+++ Extracted material

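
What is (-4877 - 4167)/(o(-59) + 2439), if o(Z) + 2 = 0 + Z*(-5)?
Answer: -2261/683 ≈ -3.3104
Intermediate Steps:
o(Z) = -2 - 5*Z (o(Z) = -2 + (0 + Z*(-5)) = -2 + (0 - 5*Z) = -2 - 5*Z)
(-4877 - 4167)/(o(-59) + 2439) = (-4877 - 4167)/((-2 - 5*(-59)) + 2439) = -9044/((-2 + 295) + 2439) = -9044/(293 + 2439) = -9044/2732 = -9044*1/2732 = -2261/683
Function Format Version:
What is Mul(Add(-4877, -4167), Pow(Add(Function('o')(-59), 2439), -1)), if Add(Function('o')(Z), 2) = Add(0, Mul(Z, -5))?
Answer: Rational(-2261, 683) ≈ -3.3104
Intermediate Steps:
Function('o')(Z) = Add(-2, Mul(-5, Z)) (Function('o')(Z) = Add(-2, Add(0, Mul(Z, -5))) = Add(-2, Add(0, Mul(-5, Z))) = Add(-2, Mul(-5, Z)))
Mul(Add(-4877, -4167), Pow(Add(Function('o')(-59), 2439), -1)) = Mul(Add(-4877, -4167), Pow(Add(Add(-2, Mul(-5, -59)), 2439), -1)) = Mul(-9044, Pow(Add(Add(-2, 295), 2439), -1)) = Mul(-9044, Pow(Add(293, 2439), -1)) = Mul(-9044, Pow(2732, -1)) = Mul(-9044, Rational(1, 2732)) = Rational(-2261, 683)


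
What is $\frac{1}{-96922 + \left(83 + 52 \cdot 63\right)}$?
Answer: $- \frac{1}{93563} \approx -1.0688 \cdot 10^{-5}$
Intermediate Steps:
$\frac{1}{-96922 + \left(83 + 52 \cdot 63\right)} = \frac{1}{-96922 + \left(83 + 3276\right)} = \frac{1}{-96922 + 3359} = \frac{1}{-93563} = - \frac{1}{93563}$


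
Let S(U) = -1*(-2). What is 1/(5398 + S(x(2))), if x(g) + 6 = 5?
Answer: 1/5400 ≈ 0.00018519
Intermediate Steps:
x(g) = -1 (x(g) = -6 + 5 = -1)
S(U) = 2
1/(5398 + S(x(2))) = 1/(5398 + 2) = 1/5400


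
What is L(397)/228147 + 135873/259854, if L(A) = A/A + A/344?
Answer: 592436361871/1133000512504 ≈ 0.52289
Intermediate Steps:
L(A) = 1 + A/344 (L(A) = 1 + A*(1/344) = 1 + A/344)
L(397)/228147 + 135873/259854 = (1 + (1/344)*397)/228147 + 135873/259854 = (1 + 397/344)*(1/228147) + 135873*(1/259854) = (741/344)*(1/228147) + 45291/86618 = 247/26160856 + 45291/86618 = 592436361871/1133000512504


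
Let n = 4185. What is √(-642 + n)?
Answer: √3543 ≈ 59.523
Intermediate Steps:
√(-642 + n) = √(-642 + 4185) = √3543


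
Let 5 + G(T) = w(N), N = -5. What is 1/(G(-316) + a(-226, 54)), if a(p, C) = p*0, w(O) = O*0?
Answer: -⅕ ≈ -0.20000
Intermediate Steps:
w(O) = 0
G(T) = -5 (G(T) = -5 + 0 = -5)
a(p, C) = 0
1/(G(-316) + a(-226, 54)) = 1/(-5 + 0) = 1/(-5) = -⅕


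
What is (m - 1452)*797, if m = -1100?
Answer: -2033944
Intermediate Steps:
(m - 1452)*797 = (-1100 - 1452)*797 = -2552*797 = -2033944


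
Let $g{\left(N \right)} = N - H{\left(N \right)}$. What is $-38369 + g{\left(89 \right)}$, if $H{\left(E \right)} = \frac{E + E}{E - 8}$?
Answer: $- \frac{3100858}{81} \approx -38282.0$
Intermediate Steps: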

++++++
+++ Extracted material

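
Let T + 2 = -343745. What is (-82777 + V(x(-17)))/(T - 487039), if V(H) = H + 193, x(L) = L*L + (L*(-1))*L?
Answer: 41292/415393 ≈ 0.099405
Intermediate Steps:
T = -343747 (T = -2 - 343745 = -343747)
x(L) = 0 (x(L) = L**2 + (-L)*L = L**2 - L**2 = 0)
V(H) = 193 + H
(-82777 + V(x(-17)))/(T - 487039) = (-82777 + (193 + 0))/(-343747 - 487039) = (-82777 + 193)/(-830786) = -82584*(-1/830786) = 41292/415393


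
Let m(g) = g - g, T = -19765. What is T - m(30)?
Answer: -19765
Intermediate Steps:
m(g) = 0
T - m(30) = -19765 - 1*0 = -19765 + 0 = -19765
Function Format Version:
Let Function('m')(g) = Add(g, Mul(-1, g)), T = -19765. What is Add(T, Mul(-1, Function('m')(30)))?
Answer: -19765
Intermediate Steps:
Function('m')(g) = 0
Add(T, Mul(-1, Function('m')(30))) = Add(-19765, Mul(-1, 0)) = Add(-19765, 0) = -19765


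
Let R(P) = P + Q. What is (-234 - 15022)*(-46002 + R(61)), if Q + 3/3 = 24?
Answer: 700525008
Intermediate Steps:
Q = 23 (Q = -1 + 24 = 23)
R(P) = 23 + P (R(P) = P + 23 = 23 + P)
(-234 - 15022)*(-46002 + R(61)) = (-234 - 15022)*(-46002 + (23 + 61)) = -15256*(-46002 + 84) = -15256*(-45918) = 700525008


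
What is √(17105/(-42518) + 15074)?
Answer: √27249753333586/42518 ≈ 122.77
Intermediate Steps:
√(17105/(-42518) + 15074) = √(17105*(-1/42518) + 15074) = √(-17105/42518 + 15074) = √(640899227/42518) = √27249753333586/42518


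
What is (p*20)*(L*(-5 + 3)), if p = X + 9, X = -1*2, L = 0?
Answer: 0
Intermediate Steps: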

++++++

From the records above, reproduce exactly the lines from the one with "What is (-4877" to the one with "Answer: Rational(-2261, 683) ≈ -3.3104", both included, and no others.

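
What is (-4877 - 4167)/(o(-59) + 2439), if o(Z) + 2 = 0 + Z*(-5)?
Answer: -2261/683 ≈ -3.3104
Intermediate Steps:
o(Z) = -2 - 5*Z (o(Z) = -2 + (0 + Z*(-5)) = -2 + (0 - 5*Z) = -2 - 5*Z)
(-4877 - 4167)/(o(-59) + 2439) = (-4877 - 4167)/((-2 - 5*(-59)) + 2439) = -9044/((-2 + 295) + 2439) = -9044/(293 + 2439) = -9044/2732 = -9044*1/2732 = -2261/683
Function Format Version:
What is Mul(Add(-4877, -4167), Pow(Add(Function('o')(-59), 2439), -1)), if Add(Function('o')(Z), 2) = Add(0, Mul(Z, -5))?
Answer: Rational(-2261, 683) ≈ -3.3104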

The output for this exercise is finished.